◆ **Your task**
Below are some records; copy each line in them that contains "length".

◆ **Records supplied**
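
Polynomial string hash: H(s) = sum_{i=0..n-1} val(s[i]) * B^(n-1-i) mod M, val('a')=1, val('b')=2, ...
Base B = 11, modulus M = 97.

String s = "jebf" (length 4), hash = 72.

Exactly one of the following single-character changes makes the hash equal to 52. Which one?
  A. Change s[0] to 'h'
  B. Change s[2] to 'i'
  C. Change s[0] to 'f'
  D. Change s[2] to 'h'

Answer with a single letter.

Answer: B

Derivation:
Option A: s[0]='j'->'h', delta=(8-10)*11^3 mod 97 = 54, hash=72+54 mod 97 = 29
Option B: s[2]='b'->'i', delta=(9-2)*11^1 mod 97 = 77, hash=72+77 mod 97 = 52 <-- target
Option C: s[0]='j'->'f', delta=(6-10)*11^3 mod 97 = 11, hash=72+11 mod 97 = 83
Option D: s[2]='b'->'h', delta=(8-2)*11^1 mod 97 = 66, hash=72+66 mod 97 = 41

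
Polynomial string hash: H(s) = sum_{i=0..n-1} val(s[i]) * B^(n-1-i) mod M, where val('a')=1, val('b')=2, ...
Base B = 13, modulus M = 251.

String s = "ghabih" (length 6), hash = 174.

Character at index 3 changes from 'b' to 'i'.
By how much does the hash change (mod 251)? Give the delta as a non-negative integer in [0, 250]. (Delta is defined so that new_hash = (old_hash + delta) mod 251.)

Answer: 179

Derivation:
Delta formula: (val(new) - val(old)) * B^(n-1-k) mod M
  val('i') - val('b') = 9 - 2 = 7
  B^(n-1-k) = 13^2 mod 251 = 169
  Delta = 7 * 169 mod 251 = 179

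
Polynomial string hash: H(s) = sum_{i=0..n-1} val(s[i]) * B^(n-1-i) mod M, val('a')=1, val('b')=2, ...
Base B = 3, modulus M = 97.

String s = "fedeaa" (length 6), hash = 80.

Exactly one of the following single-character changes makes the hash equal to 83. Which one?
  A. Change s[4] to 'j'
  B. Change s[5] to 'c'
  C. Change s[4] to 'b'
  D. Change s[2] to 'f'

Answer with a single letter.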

◆ **Solved exercise**
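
String s = "jebf" (length 4), hash = 72.
String s = "ghabih" (length 6), hash = 174.
String s = "fedeaa" (length 6), hash = 80.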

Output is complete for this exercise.